» **What to work on**
For every line in the material, set down an identical one.

****************

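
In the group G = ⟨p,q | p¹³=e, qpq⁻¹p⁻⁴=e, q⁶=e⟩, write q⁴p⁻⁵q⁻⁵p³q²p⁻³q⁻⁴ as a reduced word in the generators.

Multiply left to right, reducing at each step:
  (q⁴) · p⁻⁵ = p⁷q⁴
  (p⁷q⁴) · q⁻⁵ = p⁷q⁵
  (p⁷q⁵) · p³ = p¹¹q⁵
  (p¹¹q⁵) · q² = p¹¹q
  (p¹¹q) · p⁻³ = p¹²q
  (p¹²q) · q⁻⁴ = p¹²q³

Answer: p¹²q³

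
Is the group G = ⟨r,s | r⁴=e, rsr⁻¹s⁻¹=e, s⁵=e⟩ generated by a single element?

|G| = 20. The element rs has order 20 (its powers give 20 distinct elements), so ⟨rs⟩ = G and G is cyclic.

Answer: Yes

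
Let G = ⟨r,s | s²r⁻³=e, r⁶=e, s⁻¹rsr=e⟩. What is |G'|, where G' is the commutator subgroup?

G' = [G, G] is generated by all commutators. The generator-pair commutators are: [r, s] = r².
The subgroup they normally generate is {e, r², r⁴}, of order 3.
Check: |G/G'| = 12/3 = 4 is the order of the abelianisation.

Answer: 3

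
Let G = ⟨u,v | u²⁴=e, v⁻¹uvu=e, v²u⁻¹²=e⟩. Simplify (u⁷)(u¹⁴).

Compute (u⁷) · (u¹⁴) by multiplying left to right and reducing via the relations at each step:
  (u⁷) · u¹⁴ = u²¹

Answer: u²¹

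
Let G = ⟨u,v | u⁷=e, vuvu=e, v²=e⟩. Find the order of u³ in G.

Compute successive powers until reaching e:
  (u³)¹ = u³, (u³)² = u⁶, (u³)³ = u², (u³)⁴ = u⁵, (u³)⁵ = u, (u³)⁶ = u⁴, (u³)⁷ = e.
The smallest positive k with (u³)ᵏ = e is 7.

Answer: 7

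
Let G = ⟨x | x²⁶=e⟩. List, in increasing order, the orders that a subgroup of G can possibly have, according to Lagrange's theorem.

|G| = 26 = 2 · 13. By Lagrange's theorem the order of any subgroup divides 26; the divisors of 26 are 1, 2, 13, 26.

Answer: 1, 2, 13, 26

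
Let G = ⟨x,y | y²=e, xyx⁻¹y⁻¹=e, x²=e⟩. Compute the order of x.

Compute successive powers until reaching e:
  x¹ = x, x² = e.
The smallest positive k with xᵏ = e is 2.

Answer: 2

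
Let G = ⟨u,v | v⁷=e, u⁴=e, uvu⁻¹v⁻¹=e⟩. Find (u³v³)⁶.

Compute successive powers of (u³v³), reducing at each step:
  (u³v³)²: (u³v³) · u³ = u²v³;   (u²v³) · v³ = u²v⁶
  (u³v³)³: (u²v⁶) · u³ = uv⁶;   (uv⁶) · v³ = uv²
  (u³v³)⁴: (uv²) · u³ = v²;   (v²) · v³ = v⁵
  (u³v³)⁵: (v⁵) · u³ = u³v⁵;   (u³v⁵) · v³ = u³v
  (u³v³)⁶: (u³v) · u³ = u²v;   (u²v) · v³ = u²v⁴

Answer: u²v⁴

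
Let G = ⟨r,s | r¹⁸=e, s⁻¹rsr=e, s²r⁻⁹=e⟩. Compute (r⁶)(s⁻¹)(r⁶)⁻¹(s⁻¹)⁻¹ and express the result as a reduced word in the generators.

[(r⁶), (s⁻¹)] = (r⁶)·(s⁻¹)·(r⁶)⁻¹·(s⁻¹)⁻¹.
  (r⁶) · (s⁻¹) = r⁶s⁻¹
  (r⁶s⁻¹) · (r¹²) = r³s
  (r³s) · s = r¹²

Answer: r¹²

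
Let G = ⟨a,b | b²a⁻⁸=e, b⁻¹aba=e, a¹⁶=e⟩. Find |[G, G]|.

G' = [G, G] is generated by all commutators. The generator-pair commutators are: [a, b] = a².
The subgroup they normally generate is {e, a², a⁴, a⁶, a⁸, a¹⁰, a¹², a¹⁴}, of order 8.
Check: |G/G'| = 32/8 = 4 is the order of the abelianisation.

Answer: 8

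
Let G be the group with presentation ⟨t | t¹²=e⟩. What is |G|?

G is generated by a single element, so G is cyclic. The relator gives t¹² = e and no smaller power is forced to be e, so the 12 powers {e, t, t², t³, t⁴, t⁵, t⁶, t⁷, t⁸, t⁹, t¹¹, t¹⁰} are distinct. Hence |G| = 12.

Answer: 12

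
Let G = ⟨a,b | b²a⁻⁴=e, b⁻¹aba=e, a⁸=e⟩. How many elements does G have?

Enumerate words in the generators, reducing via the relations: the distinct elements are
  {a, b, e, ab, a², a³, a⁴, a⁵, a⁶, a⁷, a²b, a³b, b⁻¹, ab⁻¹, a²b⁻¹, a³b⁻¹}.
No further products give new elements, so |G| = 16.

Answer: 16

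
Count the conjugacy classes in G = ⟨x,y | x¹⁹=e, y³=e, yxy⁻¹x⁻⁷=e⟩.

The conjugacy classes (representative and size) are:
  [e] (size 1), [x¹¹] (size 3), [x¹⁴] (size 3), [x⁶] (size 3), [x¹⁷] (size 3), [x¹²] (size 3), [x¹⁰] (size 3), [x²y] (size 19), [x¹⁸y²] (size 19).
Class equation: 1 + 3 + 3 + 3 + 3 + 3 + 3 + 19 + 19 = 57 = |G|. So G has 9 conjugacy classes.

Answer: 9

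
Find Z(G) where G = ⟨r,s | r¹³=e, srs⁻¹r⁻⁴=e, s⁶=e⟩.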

****************

» **Your response**
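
In the group G = ⟨p,q | p¹³=e, qpq⁻¹p⁻⁴=e, q⁶=e⟩, write q⁴p⁻⁵q⁻⁵p³q²p⁻³q⁻⁴ as a reduced word in the generators.

Multiply left to right, reducing at each step:
  (q⁴) · p⁻⁵ = p⁷q⁴
  (p⁷q⁴) · q⁻⁵ = p⁷q⁵
  (p⁷q⁵) · p³ = p¹¹q⁵
  (p¹¹q⁵) · q² = p¹¹q
  (p¹¹q) · p⁻³ = p¹²q
  (p¹²q) · q⁻⁴ = p¹²q³

Answer: p¹²q³

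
Is the group G = ⟨r,s | r⁴=e, rsr⁻¹s⁻¹=e, s⁵=e⟩ generated by a single element?

|G| = 20. The element rs has order 20 (its powers give 20 distinct elements), so ⟨rs⟩ = G and G is cyclic.

Answer: Yes

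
Let G = ⟨r,s | s²r⁻³=e, r⁶=e, s⁻¹rsr=e⟩. What is |G'|, where G' is the commutator subgroup?

G' = [G, G] is generated by all commutators. The generator-pair commutators are: [r, s] = r².
The subgroup they normally generate is {e, r², r⁴}, of order 3.
Check: |G/G'| = 12/3 = 4 is the order of the abelianisation.

Answer: 3

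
Let G = ⟨u,v | u²⁴=e, v⁻¹uvu=e, v²u⁻¹²=e⟩. Simplify (u⁷)(u¹⁴).

Compute (u⁷) · (u¹⁴) by multiplying left to right and reducing via the relations at each step:
  (u⁷) · u¹⁴ = u²¹

Answer: u²¹

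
Let G = ⟨u,v | u⁷=e, vuvu=e, v²=e⟩. Find the order of u³ in G.

Compute successive powers until reaching e:
  (u³)¹ = u³, (u³)² = u⁶, (u³)³ = u², (u³)⁴ = u⁵, (u³)⁵ = u, (u³)⁶ = u⁴, (u³)⁷ = e.
The smallest positive k with (u³)ᵏ = e is 7.

Answer: 7

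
Let G = ⟨x | x²⁶=e⟩. List, in increasing order, the orders that a subgroup of G can possibly have, according to Lagrange's theorem.

|G| = 26 = 2 · 13. By Lagrange's theorem the order of any subgroup divides 26; the divisors of 26 are 1, 2, 13, 26.

Answer: 1, 2, 13, 26

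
Let G = ⟨x,y | y²=e, xyx⁻¹y⁻¹=e, x²=e⟩. Compute the order of x.

Compute successive powers until reaching e:
  x¹ = x, x² = e.
The smallest positive k with xᵏ = e is 2.

Answer: 2

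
Let G = ⟨u,v | v⁷=e, u⁴=e, uvu⁻¹v⁻¹=e⟩. Find (u³v³)⁶.

Compute successive powers of (u³v³), reducing at each step:
  (u³v³)²: (u³v³) · u³ = u²v³;   (u²v³) · v³ = u²v⁶
  (u³v³)³: (u²v⁶) · u³ = uv⁶;   (uv⁶) · v³ = uv²
  (u³v³)⁴: (uv²) · u³ = v²;   (v²) · v³ = v⁵
  (u³v³)⁵: (v⁵) · u³ = u³v⁵;   (u³v⁵) · v³ = u³v
  (u³v³)⁶: (u³v) · u³ = u²v;   (u²v) · v³ = u²v⁴

Answer: u²v⁴

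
Let G = ⟨r,s | r¹⁸=e, s⁻¹rsr=e, s²r⁻⁹=e⟩. Compute (r⁶)(s⁻¹)(r⁶)⁻¹(s⁻¹)⁻¹ and express the result as a reduced word in the generators.

[(r⁶), (s⁻¹)] = (r⁶)·(s⁻¹)·(r⁶)⁻¹·(s⁻¹)⁻¹.
  (r⁶) · (s⁻¹) = r⁶s⁻¹
  (r⁶s⁻¹) · (r¹²) = r³s
  (r³s) · s = r¹²

Answer: r¹²

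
Let G = ⟨a,b | b²a⁻⁸=e, b⁻¹aba=e, a¹⁶=e⟩. Find |[G, G]|.

G' = [G, G] is generated by all commutators. The generator-pair commutators are: [a, b] = a².
The subgroup they normally generate is {e, a², a⁴, a⁶, a⁸, a¹⁰, a¹², a¹⁴}, of order 8.
Check: |G/G'| = 32/8 = 4 is the order of the abelianisation.

Answer: 8

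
Let G be the group with presentation ⟨t | t¹²=e⟩. What is |G|?

G is generated by a single element, so G is cyclic. The relator gives t¹² = e and no smaller power is forced to be e, so the 12 powers {e, t, t², t³, t⁴, t⁵, t⁶, t⁷, t⁸, t⁹, t¹¹, t¹⁰} are distinct. Hence |G| = 12.

Answer: 12

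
Let G = ⟨a,b | b²a⁻⁴=e, b⁻¹aba=e, a⁸=e⟩. How many elements does G have?

Enumerate words in the generators, reducing via the relations: the distinct elements are
  {a, b, e, ab, a², a³, a⁴, a⁵, a⁶, a⁷, a²b, a³b, b⁻¹, ab⁻¹, a²b⁻¹, a³b⁻¹}.
No further products give new elements, so |G| = 16.

Answer: 16

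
Count the conjugacy classes in G = ⟨x,y | x¹⁹=e, y³=e, yxy⁻¹x⁻⁷=e⟩.

The conjugacy classes (representative and size) are:
  [e] (size 1), [x¹¹] (size 3), [x¹⁴] (size 3), [x⁶] (size 3), [x¹⁷] (size 3), [x¹²] (size 3), [x¹⁰] (size 3), [x²y] (size 19), [x¹⁸y²] (size 19).
Class equation: 1 + 3 + 3 + 3 + 3 + 3 + 3 + 19 + 19 = 57 = |G|. So G has 9 conjugacy classes.

Answer: 9

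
Find Z(G) where G = ⟨r,s | r¹³=e, srs⁻¹r⁻⁴=e, s⁶=e⟩.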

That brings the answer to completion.